**What to work on**: In the listing below, the lines starting with the line with "leeshau — DET, NOUN" and going on through the line with "skux sliakralm spaulialm" are to be reproduced exactly, and only those.

============================================================

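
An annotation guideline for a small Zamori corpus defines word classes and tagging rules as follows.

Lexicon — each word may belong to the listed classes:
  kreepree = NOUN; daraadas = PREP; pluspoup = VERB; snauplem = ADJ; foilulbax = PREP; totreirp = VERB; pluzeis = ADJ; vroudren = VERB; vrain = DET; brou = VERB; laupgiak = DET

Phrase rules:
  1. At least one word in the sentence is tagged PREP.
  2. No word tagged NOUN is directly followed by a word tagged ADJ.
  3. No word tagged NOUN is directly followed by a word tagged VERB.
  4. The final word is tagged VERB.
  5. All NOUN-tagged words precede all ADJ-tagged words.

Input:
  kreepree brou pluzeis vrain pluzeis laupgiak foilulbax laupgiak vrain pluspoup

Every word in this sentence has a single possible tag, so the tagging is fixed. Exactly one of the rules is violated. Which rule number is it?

3

Fixed tagging: NOUN VERB ADJ DET ADJ DET PREP DET DET VERB.
Applying the rules: R1 holds, R2 holds, R3 violated, R4 holds, R5 holds.
Only rule 3 fails.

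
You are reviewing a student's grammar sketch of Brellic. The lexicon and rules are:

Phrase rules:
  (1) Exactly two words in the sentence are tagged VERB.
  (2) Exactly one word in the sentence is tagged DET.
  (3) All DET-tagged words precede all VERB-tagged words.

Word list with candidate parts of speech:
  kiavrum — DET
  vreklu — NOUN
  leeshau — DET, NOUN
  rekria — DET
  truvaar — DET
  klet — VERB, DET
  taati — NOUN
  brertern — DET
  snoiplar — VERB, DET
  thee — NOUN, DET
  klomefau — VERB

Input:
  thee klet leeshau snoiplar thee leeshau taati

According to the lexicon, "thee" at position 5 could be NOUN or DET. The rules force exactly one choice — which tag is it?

NOUN

Candidates per position — 1:thee {NOUN,DET}; 2:klet {VERB,DET}; 3:leeshau {DET,NOUN}; 4:snoiplar {VERB,DET}; 5:thee {NOUN,DET}; 6:leeshau {DET,NOUN}; 7:taati {NOUN}.
Position 2: DET is ruled out by rule 1; that leaves VERB.
Position 3: DET is ruled out by rule 3; that leaves NOUN.
Position 4: DET is ruled out by rule 1; that leaves VERB.
Position 5: DET is ruled out by rule 3; that leaves NOUN.
Position 6: DET is ruled out by rule 3; that leaves NOUN.
Position 1: NOUN is ruled out by rule 2; that leaves DET.
That leaves exactly one tagging: DET VERB NOUN VERB NOUN NOUN NOUN.
Rule-by-rule: rule 1 ✓; rule 2 ✓; rule 3 ✓.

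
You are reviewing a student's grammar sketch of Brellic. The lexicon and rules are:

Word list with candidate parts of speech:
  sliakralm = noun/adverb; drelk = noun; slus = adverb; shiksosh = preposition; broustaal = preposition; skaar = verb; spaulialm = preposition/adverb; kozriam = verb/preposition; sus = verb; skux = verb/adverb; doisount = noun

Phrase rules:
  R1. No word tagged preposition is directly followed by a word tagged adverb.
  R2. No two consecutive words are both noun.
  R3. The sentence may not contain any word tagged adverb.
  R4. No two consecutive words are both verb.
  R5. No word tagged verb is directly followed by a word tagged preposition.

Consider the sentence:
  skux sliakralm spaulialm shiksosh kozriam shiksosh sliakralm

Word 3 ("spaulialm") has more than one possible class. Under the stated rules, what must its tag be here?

Candidates per position — 1:skux {verb,adverb}; 2:sliakralm {noun,adverb}; 3:spaulialm {preposition,adverb}; 4:shiksosh {preposition}; 5:kozriam {verb,preposition}; 6:shiksosh {preposition}; 7:sliakralm {noun,adverb}.
If word 1 were adverb, no tagging could satisfy rule 3; so word 1 is verb.
If word 2 were adverb, no tagging could satisfy rule 3; so word 2 is noun.
If word 3 were adverb, no tagging could satisfy rule 3; so word 3 is preposition.
If word 5 were verb, no tagging could satisfy rule 5; so word 5 is preposition.
If word 7 were adverb, no tagging could satisfy rule 1; so word 7 is noun.
That leaves exactly one tagging: verb noun preposition preposition preposition preposition noun.
Check: rule 1 ok; rule 2 ok; rule 3 ok; rule 4 ok; rule 5 ok.

preposition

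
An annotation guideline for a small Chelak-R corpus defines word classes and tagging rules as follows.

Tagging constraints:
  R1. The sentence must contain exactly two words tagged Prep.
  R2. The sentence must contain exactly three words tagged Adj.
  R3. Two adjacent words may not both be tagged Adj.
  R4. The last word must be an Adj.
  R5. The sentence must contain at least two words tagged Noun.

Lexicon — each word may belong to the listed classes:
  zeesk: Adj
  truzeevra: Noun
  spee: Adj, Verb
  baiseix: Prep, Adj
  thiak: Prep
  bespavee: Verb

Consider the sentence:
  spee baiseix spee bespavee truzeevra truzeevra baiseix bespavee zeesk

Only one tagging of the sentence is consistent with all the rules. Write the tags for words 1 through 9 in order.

Candidates per position — 1:spee {Adj,Verb}; 2:baiseix {Prep,Adj}; 3:spee {Adj,Verb}; 4:bespavee {Verb}; 5:truzeevra {Noun}; 6:truzeevra {Noun}; 7:baiseix {Prep,Adj}; 8:bespavee {Verb}; 9:zeesk {Adj}.
Word 2 cannot be Adj — rule 1 would then fail for every completion. It is Prep.
Word 7 cannot be Adj — rule 1 would then fail for every completion. It is Prep.
Word 1 cannot be Verb — rule 2 would then fail for every completion. It is Adj.
Word 3 cannot be Verb — rule 2 would then fail for every completion. It is Adj.
That leaves exactly one tagging: Adj Prep Adj Verb Noun Noun Prep Verb Adj.
Rule-by-rule: rule 1 holds; rule 2 holds; rule 3 holds; rule 4 holds; rule 5 holds.

Adj Prep Adj Verb Noun Noun Prep Verb Adj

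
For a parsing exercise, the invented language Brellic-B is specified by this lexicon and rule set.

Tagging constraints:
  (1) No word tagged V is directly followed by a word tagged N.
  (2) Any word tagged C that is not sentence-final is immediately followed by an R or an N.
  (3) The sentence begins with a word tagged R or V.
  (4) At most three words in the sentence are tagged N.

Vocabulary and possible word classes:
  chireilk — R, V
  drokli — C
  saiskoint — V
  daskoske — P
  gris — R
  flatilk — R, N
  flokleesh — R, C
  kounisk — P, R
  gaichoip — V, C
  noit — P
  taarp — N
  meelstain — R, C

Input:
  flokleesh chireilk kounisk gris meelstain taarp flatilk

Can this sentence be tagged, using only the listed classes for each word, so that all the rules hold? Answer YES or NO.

Candidates per position — 1:flokleesh {R,C}; 2:chireilk {R,V}; 3:kounisk {P,R}; 4:gris {R}; 5:meelstain {R,C}; 6:taarp {N}; 7:flatilk {R,N}.
One satisfying assignment: R R P R C N N.
Verifying each rule — rule 1 holds; rule 2 holds; rule 3 holds; rule 4 holds.

YES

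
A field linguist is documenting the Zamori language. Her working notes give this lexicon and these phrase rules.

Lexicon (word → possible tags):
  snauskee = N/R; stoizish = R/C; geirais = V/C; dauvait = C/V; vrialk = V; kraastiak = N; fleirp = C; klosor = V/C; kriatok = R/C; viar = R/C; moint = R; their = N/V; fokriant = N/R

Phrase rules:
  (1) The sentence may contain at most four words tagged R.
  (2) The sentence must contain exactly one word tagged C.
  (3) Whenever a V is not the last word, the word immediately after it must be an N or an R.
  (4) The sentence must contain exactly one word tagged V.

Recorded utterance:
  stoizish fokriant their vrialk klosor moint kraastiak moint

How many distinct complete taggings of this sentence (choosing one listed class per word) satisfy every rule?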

============================================================

**Response for this exercise**:
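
  leeshau — DET, NOUN
  rekria — DET
  truvaar — DET
  klet — VERB, DET
  taati — NOUN
  brertern — DET
  snoiplar — VERB, DET
  thee — NOUN, DET
  klomefau — VERB

Input:
  thee klet leeshau snoiplar thee leeshau taati

According to the lexicon, "thee" at position 5 could be NOUN or DET. The rules force exactly one choice — which tag is it?

NOUN

Candidates per position — 1:thee {NOUN,DET}; 2:klet {VERB,DET}; 3:leeshau {DET,NOUN}; 4:snoiplar {VERB,DET}; 5:thee {NOUN,DET}; 6:leeshau {DET,NOUN}; 7:taati {NOUN}.
Position 2: DET is ruled out by rule 1; that leaves VERB.
Position 3: DET is ruled out by rule 3; that leaves NOUN.
Position 4: DET is ruled out by rule 1; that leaves VERB.
Position 5: DET is ruled out by rule 3; that leaves NOUN.
Position 6: DET is ruled out by rule 3; that leaves NOUN.
Position 1: NOUN is ruled out by rule 2; that leaves DET.
That leaves exactly one tagging: DET VERB NOUN VERB NOUN NOUN NOUN.
Rule-by-rule: rule 1 ✓; rule 2 ✓; rule 3 ✓.

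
You are reviewing a student's grammar sketch of Brellic. The lexicon and rules are:

Word list with candidate parts of speech:
  sliakralm = noun/adverb; drelk = noun; slus = adverb; shiksosh = preposition; broustaal = preposition; skaar = verb; spaulialm = preposition/adverb; kozriam = verb/preposition; sus = verb; skux = verb/adverb; doisount = noun

Phrase rules:
  R1. No word tagged preposition is directly followed by a word tagged adverb.
  R2. No two consecutive words are both noun.
  R3. The sentence may not contain any word tagged adverb.
  R4. No two consecutive words are both verb.
  R5. No word tagged verb is directly followed by a word tagged preposition.

Consider the sentence:
  skux sliakralm spaulialm shiksosh kozriam shiksosh sliakralm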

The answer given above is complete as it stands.